ACTIVITY: Reproduce exactly, and only, the lines below from the one containing "Paired data on" through the one containing "Site 2: 4.2, 3.6, 9.1, 3.6".

DATA FOR REVIEW:
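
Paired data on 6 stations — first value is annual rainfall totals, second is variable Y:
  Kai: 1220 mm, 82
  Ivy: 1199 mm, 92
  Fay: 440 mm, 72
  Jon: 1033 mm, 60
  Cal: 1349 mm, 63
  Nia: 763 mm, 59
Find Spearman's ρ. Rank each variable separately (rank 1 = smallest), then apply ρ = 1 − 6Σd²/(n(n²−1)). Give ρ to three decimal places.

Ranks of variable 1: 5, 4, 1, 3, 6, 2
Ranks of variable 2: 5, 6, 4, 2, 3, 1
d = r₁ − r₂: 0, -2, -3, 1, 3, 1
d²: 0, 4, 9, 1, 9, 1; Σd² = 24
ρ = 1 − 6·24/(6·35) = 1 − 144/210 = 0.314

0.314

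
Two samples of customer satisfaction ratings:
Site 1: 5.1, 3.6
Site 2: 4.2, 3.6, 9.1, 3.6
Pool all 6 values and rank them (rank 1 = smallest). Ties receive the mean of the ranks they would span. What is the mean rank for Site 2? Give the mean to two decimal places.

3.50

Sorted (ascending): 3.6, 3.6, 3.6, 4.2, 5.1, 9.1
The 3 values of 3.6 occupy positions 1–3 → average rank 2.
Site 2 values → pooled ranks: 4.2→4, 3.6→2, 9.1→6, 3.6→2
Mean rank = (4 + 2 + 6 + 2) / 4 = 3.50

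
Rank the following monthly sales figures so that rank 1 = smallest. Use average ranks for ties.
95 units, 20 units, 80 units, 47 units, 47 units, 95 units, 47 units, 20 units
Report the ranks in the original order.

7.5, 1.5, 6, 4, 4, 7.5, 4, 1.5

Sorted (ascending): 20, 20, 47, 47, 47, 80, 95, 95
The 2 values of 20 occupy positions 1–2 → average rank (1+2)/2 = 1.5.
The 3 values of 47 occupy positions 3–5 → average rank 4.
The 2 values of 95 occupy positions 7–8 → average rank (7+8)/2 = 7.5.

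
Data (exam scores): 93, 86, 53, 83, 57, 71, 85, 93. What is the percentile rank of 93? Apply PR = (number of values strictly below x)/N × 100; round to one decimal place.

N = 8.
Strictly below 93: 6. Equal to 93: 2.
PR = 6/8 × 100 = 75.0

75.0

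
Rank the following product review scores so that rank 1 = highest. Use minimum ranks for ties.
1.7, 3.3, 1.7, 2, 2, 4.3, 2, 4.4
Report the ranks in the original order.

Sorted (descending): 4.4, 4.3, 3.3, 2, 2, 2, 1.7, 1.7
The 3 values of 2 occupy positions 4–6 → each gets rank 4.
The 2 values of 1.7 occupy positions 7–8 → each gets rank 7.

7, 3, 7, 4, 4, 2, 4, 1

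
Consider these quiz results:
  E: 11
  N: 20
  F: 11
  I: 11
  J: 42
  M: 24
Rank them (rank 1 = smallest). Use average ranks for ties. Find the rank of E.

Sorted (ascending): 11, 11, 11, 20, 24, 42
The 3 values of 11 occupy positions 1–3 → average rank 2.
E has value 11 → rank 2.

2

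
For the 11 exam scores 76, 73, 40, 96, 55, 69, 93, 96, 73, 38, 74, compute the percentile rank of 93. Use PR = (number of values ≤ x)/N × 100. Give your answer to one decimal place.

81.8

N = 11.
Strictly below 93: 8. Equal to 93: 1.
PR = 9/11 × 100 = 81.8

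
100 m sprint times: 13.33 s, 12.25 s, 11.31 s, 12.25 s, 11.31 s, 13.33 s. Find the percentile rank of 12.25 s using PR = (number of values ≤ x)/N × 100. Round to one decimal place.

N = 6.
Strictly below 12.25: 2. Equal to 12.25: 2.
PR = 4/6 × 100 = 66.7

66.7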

...

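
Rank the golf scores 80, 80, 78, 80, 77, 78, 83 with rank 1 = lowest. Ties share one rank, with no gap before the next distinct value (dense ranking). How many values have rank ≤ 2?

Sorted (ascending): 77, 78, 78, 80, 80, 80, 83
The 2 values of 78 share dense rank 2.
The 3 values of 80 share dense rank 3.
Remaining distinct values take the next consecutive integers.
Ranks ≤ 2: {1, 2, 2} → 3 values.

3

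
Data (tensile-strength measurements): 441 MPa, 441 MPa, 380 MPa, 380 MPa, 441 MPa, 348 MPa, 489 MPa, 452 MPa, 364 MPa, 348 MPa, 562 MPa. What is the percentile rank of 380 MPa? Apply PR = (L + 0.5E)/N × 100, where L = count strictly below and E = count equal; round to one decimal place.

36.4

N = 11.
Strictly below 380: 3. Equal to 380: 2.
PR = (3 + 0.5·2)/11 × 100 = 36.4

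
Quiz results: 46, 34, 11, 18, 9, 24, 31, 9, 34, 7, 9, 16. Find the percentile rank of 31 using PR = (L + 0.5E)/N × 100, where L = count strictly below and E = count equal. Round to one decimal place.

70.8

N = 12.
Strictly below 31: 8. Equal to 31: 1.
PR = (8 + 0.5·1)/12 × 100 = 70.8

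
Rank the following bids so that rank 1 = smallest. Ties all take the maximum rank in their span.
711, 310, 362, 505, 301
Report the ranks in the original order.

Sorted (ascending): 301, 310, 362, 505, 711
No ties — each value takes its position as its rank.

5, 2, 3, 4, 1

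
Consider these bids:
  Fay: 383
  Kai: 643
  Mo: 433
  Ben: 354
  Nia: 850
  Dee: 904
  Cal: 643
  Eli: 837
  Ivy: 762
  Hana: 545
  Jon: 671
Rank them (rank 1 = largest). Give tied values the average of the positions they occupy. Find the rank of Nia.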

==

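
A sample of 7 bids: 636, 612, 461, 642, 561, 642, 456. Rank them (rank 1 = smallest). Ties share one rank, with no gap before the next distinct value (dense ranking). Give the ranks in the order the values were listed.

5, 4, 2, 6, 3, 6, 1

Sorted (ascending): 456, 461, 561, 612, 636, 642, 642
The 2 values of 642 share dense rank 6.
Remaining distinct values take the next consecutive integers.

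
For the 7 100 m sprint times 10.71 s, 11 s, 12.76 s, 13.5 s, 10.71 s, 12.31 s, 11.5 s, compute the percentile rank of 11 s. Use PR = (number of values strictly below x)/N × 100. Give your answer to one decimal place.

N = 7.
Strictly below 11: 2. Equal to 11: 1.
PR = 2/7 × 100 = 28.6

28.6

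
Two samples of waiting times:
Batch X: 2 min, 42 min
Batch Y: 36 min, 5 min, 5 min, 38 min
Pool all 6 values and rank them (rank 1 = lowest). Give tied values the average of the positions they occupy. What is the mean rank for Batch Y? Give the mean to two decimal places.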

ANSWER SPACE:
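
Paired data on 6 stations — first value is annual rainfall totals, second is variable Y:
  Kai: 1220 mm, 82
  Ivy: 1199 mm, 92
  Fay: 440 mm, 72
  Jon: 1033 mm, 60
  Cal: 1349 mm, 63
  Nia: 763 mm, 59
Find Spearman's ρ. Rank each variable separately (rank 1 = smallest), then apply ρ = 1 − 6Σd²/(n(n²−1)). Give ρ to three decimal places.

Ranks of variable 1: 5, 4, 1, 3, 6, 2
Ranks of variable 2: 5, 6, 4, 2, 3, 1
d = r₁ − r₂: 0, -2, -3, 1, 3, 1
d²: 0, 4, 9, 1, 9, 1; Σd² = 24
ρ = 1 − 6·24/(6·35) = 1 − 144/210 = 0.314

0.314

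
Two samples of customer satisfaction ratings:
Site 1: 5.1, 3.6
Site 2: 4.2, 3.6, 9.1, 3.6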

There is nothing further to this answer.